* _Problem to work on_: Records appear below. Give all of them again, exactly.

*** Recorded data ***

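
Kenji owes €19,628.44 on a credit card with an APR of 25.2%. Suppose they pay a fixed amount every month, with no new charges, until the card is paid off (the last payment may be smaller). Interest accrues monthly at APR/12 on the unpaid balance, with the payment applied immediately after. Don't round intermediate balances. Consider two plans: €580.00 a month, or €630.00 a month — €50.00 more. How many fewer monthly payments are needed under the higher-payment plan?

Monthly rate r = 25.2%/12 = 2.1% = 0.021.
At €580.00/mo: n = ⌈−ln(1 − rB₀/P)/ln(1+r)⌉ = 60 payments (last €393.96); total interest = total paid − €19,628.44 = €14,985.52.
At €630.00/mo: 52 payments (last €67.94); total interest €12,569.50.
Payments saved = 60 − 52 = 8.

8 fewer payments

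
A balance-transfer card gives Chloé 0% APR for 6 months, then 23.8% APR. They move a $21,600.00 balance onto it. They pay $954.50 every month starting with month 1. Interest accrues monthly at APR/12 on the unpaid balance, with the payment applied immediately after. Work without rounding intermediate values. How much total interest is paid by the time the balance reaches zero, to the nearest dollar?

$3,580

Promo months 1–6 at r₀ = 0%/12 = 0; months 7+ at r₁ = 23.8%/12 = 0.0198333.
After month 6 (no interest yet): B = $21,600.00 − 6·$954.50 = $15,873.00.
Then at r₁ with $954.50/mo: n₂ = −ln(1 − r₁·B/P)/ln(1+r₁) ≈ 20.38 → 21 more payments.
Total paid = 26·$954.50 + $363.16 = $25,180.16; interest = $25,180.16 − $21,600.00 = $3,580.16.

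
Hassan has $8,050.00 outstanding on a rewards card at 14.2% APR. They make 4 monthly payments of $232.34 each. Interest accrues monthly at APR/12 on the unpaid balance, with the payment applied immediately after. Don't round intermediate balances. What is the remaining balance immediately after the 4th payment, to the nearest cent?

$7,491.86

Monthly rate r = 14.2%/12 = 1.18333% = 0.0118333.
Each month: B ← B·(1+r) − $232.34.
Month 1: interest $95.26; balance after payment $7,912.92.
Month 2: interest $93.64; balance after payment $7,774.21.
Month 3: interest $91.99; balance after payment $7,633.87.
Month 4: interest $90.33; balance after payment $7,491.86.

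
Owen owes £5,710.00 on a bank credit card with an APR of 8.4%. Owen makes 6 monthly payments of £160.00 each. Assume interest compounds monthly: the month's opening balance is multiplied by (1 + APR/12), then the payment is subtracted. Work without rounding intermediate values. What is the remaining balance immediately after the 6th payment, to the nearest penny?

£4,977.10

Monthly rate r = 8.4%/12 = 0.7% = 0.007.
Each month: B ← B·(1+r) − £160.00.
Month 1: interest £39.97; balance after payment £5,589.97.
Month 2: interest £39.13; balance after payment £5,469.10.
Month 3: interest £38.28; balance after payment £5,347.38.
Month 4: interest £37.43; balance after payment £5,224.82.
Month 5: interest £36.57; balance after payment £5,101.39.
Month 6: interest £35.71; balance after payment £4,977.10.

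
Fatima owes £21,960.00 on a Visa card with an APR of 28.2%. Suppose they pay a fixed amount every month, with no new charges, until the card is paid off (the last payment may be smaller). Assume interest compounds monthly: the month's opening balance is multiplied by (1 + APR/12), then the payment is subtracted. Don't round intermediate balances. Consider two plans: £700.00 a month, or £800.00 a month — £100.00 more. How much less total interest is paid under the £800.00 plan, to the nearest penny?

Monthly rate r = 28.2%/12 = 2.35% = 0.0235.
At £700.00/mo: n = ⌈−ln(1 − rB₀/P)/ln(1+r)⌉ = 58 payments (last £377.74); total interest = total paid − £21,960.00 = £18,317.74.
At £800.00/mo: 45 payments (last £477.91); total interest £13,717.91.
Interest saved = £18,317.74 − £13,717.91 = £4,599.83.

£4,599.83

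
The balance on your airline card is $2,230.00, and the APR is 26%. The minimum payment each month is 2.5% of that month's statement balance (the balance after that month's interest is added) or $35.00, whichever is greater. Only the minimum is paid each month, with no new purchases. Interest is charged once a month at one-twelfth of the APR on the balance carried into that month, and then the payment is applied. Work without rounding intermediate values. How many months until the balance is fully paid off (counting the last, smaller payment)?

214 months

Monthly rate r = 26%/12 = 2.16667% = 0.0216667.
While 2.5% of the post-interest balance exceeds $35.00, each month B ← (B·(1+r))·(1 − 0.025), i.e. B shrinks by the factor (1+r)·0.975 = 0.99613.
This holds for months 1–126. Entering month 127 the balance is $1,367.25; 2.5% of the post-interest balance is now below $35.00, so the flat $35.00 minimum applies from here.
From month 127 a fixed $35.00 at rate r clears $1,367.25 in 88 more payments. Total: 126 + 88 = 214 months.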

*** End of Recorded data ***

* _Response to the task_:
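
Kenji owes €19,628.44 on a credit card with an APR of 25.2%. Suppose they pay a fixed amount every month, with no new charges, until the card is paid off (the last payment may be smaller). Interest accrues monthly at APR/12 on the unpaid balance, with the payment applied immediately after. Don't round intermediate balances. Consider two plans: €580.00 a month, or €630.00 a month — €50.00 more. How many fewer monthly payments are needed under the higher-payment plan?

Monthly rate r = 25.2%/12 = 2.1% = 0.021.
At €580.00/mo: n = ⌈−ln(1 − rB₀/P)/ln(1+r)⌉ = 60 payments (last €393.96); total interest = total paid − €19,628.44 = €14,985.52.
At €630.00/mo: 52 payments (last €67.94); total interest €12,569.50.
Payments saved = 60 − 52 = 8.

8 fewer payments

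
A balance-transfer card gives Chloé 0% APR for 6 months, then 23.8% APR. They move a $21,600.00 balance onto it. They pay $954.50 every month starting with month 1. Interest accrues monthly at APR/12 on the unpaid balance, with the payment applied immediately after. Work without rounding intermediate values. How much total interest is paid by the time the balance reaches zero, to the nearest dollar?

$3,580

Promo months 1–6 at r₀ = 0%/12 = 0; months 7+ at r₁ = 23.8%/12 = 0.0198333.
After month 6 (no interest yet): B = $21,600.00 − 6·$954.50 = $15,873.00.
Then at r₁ with $954.50/mo: n₂ = −ln(1 − r₁·B/P)/ln(1+r₁) ≈ 20.38 → 21 more payments.
Total paid = 26·$954.50 + $363.16 = $25,180.16; interest = $25,180.16 − $21,600.00 = $3,580.16.

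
Hassan has $8,050.00 outstanding on a rewards card at 14.2% APR. They make 4 monthly payments of $232.34 each. Interest accrues monthly at APR/12 on the unpaid balance, with the payment applied immediately after. Don't round intermediate balances. What is the remaining balance immediately after the 4th payment, to the nearest cent?

$7,491.86

Monthly rate r = 14.2%/12 = 1.18333% = 0.0118333.
Each month: B ← B·(1+r) − $232.34.
Month 1: interest $95.26; balance after payment $7,912.92.
Month 2: interest $93.64; balance after payment $7,774.21.
Month 3: interest $91.99; balance after payment $7,633.87.
Month 4: interest $90.33; balance after payment $7,491.86.

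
Owen owes £5,710.00 on a bank credit card with an APR of 8.4%. Owen makes 6 monthly payments of £160.00 each. Assume interest compounds monthly: the month's opening balance is multiplied by (1 + APR/12), then the payment is subtracted. Work without rounding intermediate values. What is the remaining balance immediately after the 6th payment, to the nearest penny?

£4,977.10

Monthly rate r = 8.4%/12 = 0.7% = 0.007.
Each month: B ← B·(1+r) − £160.00.
Month 1: interest £39.97; balance after payment £5,589.97.
Month 2: interest £39.13; balance after payment £5,469.10.
Month 3: interest £38.28; balance after payment £5,347.38.
Month 4: interest £37.43; balance after payment £5,224.82.
Month 5: interest £36.57; balance after payment £5,101.39.
Month 6: interest £35.71; balance after payment £4,977.10.

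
Fatima owes £21,960.00 on a Visa card with an APR of 28.2%. Suppose they pay a fixed amount every month, with no new charges, until the card is paid off (the last payment may be smaller). Assume interest compounds monthly: the month's opening balance is multiplied by (1 + APR/12), then the payment is subtracted. Don't round intermediate balances. Consider two plans: £700.00 a month, or £800.00 a month — £100.00 more. How much less total interest is paid under the £800.00 plan, to the nearest penny?

Monthly rate r = 28.2%/12 = 2.35% = 0.0235.
At £700.00/mo: n = ⌈−ln(1 − rB₀/P)/ln(1+r)⌉ = 58 payments (last £377.74); total interest = total paid − £21,960.00 = £18,317.74.
At £800.00/mo: 45 payments (last £477.91); total interest £13,717.91.
Interest saved = £18,317.74 − £13,717.91 = £4,599.83.

£4,599.83

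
The balance on your airline card is $2,230.00, and the APR is 26%. The minimum payment each month is 2.5% of that month's statement balance (the balance after that month's interest is added) or $35.00, whichever is greater. Only the minimum is paid each month, with no new purchases. Interest is charged once a month at one-twelfth of the APR on the balance carried into that month, and then the payment is applied. Work without rounding intermediate values. How many months until the balance is fully paid off (counting the last, smaller payment)?

214 months

Monthly rate r = 26%/12 = 2.16667% = 0.0216667.
While 2.5% of the post-interest balance exceeds $35.00, each month B ← (B·(1+r))·(1 − 0.025), i.e. B shrinks by the factor (1+r)·0.975 = 0.99613.
This holds for months 1–126. Entering month 127 the balance is $1,367.25; 2.5% of the post-interest balance is now below $35.00, so the flat $35.00 minimum applies from here.
From month 127 a fixed $35.00 at rate r clears $1,367.25 in 88 more payments. Total: 126 + 88 = 214 months.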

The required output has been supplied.